* DATA EXTRACTS:
Segment Open

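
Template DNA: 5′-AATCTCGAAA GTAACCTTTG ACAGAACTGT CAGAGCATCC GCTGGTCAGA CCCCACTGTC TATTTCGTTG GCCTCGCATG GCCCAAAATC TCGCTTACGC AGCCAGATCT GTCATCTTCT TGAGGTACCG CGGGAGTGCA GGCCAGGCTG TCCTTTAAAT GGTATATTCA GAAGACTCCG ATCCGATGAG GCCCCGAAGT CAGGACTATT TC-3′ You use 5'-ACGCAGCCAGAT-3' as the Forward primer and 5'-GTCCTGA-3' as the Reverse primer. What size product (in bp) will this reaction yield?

110 bp

Scanning the template, ACGCAGCCAGAT occurs at positions 97–108; this primer anneals to the bottom strand there with its 3' end pointing downstream.
The reverse primer's reverse complement is TCAGGAC, which matches the template at positions 200–206.
The product runs from position 97 to position 206, so its length is 206 − 97 + 1 = 110 bp.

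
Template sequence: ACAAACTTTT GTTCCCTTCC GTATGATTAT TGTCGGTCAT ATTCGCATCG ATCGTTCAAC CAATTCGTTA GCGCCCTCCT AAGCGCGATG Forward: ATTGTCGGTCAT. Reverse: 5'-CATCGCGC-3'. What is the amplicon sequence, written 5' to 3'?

Scanning the template, ATTGTCGGTCAT occurs at positions 29–40; this primer anneals to the bottom strand there with its 3' end pointing downstream.
Taking the reverse complement of CATCGCGC gives GCGCGATG, found at positions 83–90 on the template; the primer anneals here to the top strand with its 3' end pointing upstream.
The product is the template from position 29 through 90 (62 bp).

5'-ATTGTCGGTCATATTCGCATCGATCGTTCAACCAATTCGTTAGCGCCCTCCTAAGCGCGATG-3'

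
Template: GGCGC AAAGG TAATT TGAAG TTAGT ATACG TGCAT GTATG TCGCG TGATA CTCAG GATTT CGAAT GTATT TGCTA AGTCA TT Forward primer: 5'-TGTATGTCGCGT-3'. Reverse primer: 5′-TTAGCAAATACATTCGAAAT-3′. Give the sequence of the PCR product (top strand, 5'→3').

5'-TGTATGTCGCGTGATACTCAGGATTTCGAATGTATTTGCTAA-3'

Forward primer TGTATGTCGCGT is found on the top strand at positions 35–46.
Reverse complement of the reverse primer: ATTTCGAATGTATTTGCTAA. This occurs on the top strand at positions 57–76.
The product is the template from position 35 through 76 (42 bp).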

Segment Closed

* REQUIRED WORK: Print all the material, keeping every line identical to the original.

* TASK RESULT:
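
Template DNA: 5′-AATCTCGAAA GTAACCTTTG ACAGAACTGT CAGAGCATCC GCTGGTCAGA CCCCACTGTC TATTTCGTTG GCCTCGCATG GCCCAAAATC TCGCTTACGC AGCCAGATCT GTCATCTTCT TGAGGTACCG CGGGAGTGCA GGCCAGGCTG TCCTTTAAAT GGTATATTCA GAAGACTCCG ATCCGATGAG GCCCCGAAGT CAGGACTATT TC-3′ You use 5'-ACGCAGCCAGAT-3' as the Forward primer and 5'-GTCCTGA-3' as the Reverse primer. What size product (in bp) will this reaction yield?

110 bp

Scanning the template, ACGCAGCCAGAT occurs at positions 97–108; this primer anneals to the bottom strand there with its 3' end pointing downstream.
The reverse primer's reverse complement is TCAGGAC, which matches the template at positions 200–206.
The product runs from position 97 to position 206, so its length is 206 − 97 + 1 = 110 bp.

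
Template sequence: ACAAACTTTT GTTCCCTTCC GTATGATTAT TGTCGGTCAT ATTCGCATCG ATCGTTCAAC CAATTCGTTA GCGCCCTCCT AAGCGCGATG Forward: ATTGTCGGTCAT. Reverse: 5'-CATCGCGC-3'. What is the amplicon sequence, written 5' to 3'?

Scanning the template, ATTGTCGGTCAT occurs at positions 29–40; this primer anneals to the bottom strand there with its 3' end pointing downstream.
Taking the reverse complement of CATCGCGC gives GCGCGATG, found at positions 83–90 on the template; the primer anneals here to the top strand with its 3' end pointing upstream.
The product is the template from position 29 through 90 (62 bp).

5'-ATTGTCGGTCATATTCGCATCGATCGTTCAACCAATTCGTTAGCGCCCTCCTAAGCGCGATG-3'

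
Template: GGCGC AAAGG TAATT TGAAG TTAGT ATACG TGCAT GTATG TCGCG TGATA CTCAG GATTT CGAAT GTATT TGCTA AGTCA TT Forward primer: 5'-TGTATGTCGCGT-3'. Reverse primer: 5′-TTAGCAAATACATTCGAAAT-3′. Give the sequence of the PCR product (top strand, 5'→3').

5'-TGTATGTCGCGTGATACTCAGGATTTCGAATGTATTTGCTAA-3'

Forward primer TGTATGTCGCGT is found on the top strand at positions 35–46.
Reverse complement of the reverse primer: ATTTCGAATGTATTTGCTAA. This occurs on the top strand at positions 57–76.
The product is the template from position 35 through 76 (42 bp).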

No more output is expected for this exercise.